■ Directions: Recreate the entire listing that appears below, exactly.
**** Records shown
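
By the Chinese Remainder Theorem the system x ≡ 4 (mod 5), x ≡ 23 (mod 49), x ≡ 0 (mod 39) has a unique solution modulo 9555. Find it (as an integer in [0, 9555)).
x ≡ 3159 (mod 9555); the representative in [0, 9555) is 3159

The moduli 5, 49, 39 are pairwise coprime, so by the CRT there is a unique solution mod 5·49·39 = 9555.
Solve by successive substitution. Start with x ≡ 4 (mod 5).
  Combine with x ≡ 23 (mod 49): write x = 4 + 5·t and require 4 + 5·t ≡ 23 (mod 49), i.e. 5·t ≡ 23 − 4 ≡ 19 (mod 49). Since 5^(−1) ≡ 10 (mod 49), t ≡ 10·19 ≡ 43 (mod 49). So x ≡ 4 + 5·43 = 219 (mod 245).
  Combine with x ≡ 0 (mod 39): write x = 219 + 245·t and require 219 + 245·t ≡ 0 (mod 39), i.e. 245·t ≡ 0 − 219 ≡ 15 (mod 39). Since 245^(−1) ≡ 32 (mod 39) (245 ≡ 11 (mod 39)), t ≡ 32·15 ≡ 12 (mod 39). So x ≡ 219 + 245·12 = 3159 (mod 9555).
Unique solution in [0, 9555): x = 3159.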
********
■ Task result:
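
By the Chinese Remainder Theorem the system x ≡ 4 (mod 5), x ≡ 23 (mod 49), x ≡ 0 (mod 39) has a unique solution modulo 9555. Find it (as an integer in [0, 9555)).
x ≡ 3159 (mod 9555); the representative in [0, 9555) is 3159

The moduli 5, 49, 39 are pairwise coprime, so by the CRT there is a unique solution mod 5·49·39 = 9555.
Solve by successive substitution. Start with x ≡ 4 (mod 5).
  Combine with x ≡ 23 (mod 49): write x = 4 + 5·t and require 4 + 5·t ≡ 23 (mod 49), i.e. 5·t ≡ 23 − 4 ≡ 19 (mod 49). Since 5^(−1) ≡ 10 (mod 49), t ≡ 10·19 ≡ 43 (mod 49). So x ≡ 4 + 5·43 = 219 (mod 245).
  Combine with x ≡ 0 (mod 39): write x = 219 + 245·t and require 219 + 245·t ≡ 0 (mod 39), i.e. 245·t ≡ 0 − 219 ≡ 15 (mod 39). Since 245^(−1) ≡ 32 (mod 39) (245 ≡ 11 (mod 39)), t ≡ 32·15 ≡ 12 (mod 39). So x ≡ 219 + 245·12 = 3159 (mod 9555).
Unique solution in [0, 9555): x = 3159.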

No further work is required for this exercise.